■ **Activity**
Go through the data and copy each line where the word "code" shows up.

Stored data entries
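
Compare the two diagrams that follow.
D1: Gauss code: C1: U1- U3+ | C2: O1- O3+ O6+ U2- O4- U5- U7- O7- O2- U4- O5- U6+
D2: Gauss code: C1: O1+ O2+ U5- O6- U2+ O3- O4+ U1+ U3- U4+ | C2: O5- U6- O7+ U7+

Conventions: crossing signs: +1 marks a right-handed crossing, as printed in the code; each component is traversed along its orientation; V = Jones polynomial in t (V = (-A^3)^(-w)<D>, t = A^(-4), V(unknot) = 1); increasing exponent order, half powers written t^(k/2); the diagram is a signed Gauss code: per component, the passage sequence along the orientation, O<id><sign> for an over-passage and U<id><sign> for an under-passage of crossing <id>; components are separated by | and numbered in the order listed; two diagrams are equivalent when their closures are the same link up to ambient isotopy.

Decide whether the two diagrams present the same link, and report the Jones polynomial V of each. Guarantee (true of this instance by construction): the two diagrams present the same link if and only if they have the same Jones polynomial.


same link: no
V(D1) = t^(-9/2) - t^(-5/2) - t^(-3/2) - t^(-1/2)  [7 crossings, <D> = A^-7 + A^-3 + A - A^9, w = -3]
D2 (bracket A^5 + A^13; 7 crossings at w = +1): V = -t^(-5/2) - t^(-1/2)
note: 2 classes among 2 diagrams; unequal V(t) rules out equality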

■ **Answer space**
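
D1: Gauss code: C1: U1- U3+ | C2: O1- O3+ O6+ U2- O4- U5- U7- O7- O2- U4- O5- U6+
D2: Gauss code: C1: O1+ O2+ U5- O6- U2+ O3- O4+ U1+ U3- U4+ | C2: O5- U6- O7+ U7+
Conventions: crossing signs: +1 marks a right-handed crossing, as printed in the code; each component is traversed along its orientation; V = Jones polynomial in t (V = (-A^3)^(-w)<D>, t = A^(-4), V(unknot) = 1); increasing exponent order, half powers written t^(k/2); the diagram is a signed Gauss code: per component, the passage sequence along the orientation, O<id><sign> for an over-passage and U<id><sign> for an under-passage of crossing <id>; components are separated by | and numbered in the order listed; two diagrams are equivalent when their closures are the same link up to ambient isotopy.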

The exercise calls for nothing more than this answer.